[THE TASK] Count only the lines of the records that hold "binding", then give the number without any other words.

[Stored data entries]
======
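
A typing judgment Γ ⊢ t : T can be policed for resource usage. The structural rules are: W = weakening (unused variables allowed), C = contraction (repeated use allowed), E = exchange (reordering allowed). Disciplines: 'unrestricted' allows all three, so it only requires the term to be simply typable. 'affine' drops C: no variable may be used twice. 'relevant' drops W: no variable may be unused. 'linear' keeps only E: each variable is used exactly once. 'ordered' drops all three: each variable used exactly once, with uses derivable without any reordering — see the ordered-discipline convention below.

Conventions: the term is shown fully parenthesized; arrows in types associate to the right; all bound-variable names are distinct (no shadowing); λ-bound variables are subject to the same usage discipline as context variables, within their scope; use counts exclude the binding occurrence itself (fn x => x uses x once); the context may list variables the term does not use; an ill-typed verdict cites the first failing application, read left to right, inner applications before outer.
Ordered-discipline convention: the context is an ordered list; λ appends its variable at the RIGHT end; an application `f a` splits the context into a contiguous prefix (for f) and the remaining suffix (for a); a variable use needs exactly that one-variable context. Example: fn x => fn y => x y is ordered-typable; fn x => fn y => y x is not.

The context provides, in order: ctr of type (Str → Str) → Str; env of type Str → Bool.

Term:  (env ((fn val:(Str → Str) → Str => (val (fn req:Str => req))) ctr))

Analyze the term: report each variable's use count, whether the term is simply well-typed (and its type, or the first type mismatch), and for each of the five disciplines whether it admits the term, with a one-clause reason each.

variable uses: ctr=1; env=1; val (λ-bound)=1; req (λ-bound)=1
left-to-right use order: env, val, req, ctr
typing: well-typed — term : Bool
ordered: ✗, no ordered split (uses run env, val, req, ctr)
linear: ✓, exactly-once usage across ctr, env, val, req
affine: ✓, no duplicate uses among ctr, env, val, req
relevant: ✓, ctr, env, val, req: all used, weakening unneeded
unrestricted: ✓, well-typed at Bool; no restrictions here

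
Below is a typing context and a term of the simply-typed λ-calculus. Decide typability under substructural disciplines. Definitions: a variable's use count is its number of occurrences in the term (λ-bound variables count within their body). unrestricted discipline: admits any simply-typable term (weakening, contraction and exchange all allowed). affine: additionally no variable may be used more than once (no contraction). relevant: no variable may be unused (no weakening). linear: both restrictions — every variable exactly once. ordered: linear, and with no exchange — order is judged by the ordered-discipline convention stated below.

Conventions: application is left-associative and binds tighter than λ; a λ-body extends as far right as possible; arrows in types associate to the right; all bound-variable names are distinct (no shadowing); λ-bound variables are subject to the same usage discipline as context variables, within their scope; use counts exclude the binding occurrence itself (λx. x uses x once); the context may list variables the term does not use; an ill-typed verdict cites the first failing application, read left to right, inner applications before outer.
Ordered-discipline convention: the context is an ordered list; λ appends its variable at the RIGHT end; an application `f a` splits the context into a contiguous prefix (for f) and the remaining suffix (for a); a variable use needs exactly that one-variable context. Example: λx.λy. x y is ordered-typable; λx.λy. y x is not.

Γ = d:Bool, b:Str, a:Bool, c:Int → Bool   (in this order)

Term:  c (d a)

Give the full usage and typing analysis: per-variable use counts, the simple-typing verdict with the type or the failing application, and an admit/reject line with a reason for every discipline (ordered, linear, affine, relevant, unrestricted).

usage: d ×1; b ×0; a ×1; c ×1
use order (left to right): c, d, a
typing: ill-typed: non-function type Bool applied to an argument
ordered: ✗, the type mismatch rejects it
linear: ✗, not simply typable
affine: ✗, fails simple typing
relevant: ✗, a type mismatch blocks all five
unrestricted: ✗, the type mismatch rejects it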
======
[EXPECTED ANSWER] 2